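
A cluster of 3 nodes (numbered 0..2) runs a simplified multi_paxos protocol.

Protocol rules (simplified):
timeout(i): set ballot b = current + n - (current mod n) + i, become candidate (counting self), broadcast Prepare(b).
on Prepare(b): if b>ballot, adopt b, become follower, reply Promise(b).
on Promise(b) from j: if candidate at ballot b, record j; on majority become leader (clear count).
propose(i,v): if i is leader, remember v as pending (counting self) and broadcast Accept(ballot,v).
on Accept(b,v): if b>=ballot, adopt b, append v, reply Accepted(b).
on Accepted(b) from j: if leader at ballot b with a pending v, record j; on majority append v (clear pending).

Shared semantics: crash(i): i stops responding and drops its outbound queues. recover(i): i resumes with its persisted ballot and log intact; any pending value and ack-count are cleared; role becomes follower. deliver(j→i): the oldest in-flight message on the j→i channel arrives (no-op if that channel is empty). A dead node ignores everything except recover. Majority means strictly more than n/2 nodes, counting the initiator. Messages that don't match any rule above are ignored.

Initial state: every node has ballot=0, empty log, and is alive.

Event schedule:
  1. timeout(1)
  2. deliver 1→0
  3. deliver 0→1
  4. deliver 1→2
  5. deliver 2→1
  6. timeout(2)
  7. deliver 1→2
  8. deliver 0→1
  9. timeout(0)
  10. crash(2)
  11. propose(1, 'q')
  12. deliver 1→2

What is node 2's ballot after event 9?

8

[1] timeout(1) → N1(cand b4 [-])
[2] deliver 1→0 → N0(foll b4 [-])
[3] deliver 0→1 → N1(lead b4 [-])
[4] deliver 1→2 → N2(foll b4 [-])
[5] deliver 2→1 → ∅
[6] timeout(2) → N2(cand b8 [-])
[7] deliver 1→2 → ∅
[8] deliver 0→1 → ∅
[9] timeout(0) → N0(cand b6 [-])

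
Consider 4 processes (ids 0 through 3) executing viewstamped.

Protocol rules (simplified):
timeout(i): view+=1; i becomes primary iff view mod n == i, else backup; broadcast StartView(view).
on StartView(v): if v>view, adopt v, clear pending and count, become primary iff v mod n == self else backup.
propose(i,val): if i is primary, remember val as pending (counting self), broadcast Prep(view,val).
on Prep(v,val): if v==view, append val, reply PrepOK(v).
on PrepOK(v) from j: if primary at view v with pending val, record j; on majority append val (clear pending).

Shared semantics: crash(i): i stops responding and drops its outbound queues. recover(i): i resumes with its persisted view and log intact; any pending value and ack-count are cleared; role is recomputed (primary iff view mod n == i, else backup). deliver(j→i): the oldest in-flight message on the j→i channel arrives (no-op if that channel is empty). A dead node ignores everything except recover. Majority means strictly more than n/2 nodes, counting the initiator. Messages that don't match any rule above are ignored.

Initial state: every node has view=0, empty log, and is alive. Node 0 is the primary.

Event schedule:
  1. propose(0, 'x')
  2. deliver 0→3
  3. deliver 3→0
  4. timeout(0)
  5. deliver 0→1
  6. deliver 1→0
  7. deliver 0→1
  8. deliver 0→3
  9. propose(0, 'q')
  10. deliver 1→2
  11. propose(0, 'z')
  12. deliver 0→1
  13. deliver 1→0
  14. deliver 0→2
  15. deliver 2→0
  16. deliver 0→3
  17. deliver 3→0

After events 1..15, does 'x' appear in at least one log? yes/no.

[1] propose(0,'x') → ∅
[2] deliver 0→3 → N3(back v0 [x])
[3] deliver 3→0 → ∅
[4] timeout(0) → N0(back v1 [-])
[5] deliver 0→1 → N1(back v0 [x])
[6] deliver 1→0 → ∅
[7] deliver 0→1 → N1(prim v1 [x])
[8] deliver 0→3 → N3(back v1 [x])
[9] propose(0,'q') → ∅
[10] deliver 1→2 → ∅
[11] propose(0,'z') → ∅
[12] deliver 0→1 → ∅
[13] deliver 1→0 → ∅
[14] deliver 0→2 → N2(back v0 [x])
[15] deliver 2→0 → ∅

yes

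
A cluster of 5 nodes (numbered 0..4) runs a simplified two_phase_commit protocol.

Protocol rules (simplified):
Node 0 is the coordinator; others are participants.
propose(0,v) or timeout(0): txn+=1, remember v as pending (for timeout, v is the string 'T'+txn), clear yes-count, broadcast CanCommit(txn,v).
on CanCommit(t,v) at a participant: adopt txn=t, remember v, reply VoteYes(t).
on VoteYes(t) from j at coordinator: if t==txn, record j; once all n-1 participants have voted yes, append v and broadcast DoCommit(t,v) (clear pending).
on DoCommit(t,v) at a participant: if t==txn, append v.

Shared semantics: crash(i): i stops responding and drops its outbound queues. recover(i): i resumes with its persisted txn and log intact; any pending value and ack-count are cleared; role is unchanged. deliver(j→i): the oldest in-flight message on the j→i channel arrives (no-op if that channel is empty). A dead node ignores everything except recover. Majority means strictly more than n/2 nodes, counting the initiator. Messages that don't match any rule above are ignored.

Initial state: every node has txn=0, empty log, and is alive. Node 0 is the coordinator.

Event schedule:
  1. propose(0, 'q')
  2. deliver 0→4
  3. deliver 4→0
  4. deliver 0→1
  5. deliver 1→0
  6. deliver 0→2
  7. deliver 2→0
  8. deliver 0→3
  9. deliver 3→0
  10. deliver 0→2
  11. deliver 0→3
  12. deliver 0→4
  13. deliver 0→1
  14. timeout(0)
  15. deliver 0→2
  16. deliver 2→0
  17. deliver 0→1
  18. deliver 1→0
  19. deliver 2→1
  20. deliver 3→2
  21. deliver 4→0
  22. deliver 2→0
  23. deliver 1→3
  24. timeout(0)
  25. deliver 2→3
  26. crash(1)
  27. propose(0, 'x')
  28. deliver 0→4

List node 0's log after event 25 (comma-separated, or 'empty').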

* _What to produce_
Every line above from the line with "3. deliver 3→0" to the line with "on DoCommit(t,v) at" is wanted, ends included; write them out exactly and add no other line.

* _Solved problem_
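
  3. deliver 3→0
  4. timeout(0)
  5. deliver 0→1
  6. deliver 1→0
  7. deliver 0→1
  8. deliver 0→3
  9. propose(0, 'q')
  10. deliver 1→2
  11. propose(0, 'z')
  12. deliver 0→1
  13. deliver 1→0
  14. deliver 0→2
  15. deliver 2→0
  16. deliver 0→3
  17. deliver 3→0

After events 1..15, does 'x' appear in at least one log? yes/no.

[1] propose(0,'x') → ∅
[2] deliver 0→3 → N3(back v0 [x])
[3] deliver 3→0 → ∅
[4] timeout(0) → N0(back v1 [-])
[5] deliver 0→1 → N1(back v0 [x])
[6] deliver 1→0 → ∅
[7] deliver 0→1 → N1(prim v1 [x])
[8] deliver 0→3 → N3(back v1 [x])
[9] propose(0,'q') → ∅
[10] deliver 1→2 → ∅
[11] propose(0,'z') → ∅
[12] deliver 0→1 → ∅
[13] deliver 1→0 → ∅
[14] deliver 0→2 → N2(back v0 [x])
[15] deliver 2→0 → ∅

yes

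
A cluster of 5 nodes (numbered 0..4) runs a simplified two_phase_commit protocol.

Protocol rules (simplified):
Node 0 is the coordinator; others are participants.
propose(0,v) or timeout(0): txn+=1, remember v as pending (for timeout, v is the string 'T'+txn), clear yes-count, broadcast CanCommit(txn,v).
on CanCommit(t,v) at a participant: adopt txn=t, remember v, reply VoteYes(t).
on VoteYes(t) from j at coordinator: if t==txn, record j; once all n-1 participants have voted yes, append v and broadcast DoCommit(t,v) (clear pending).
on DoCommit(t,v) at a participant: if t==txn, append v.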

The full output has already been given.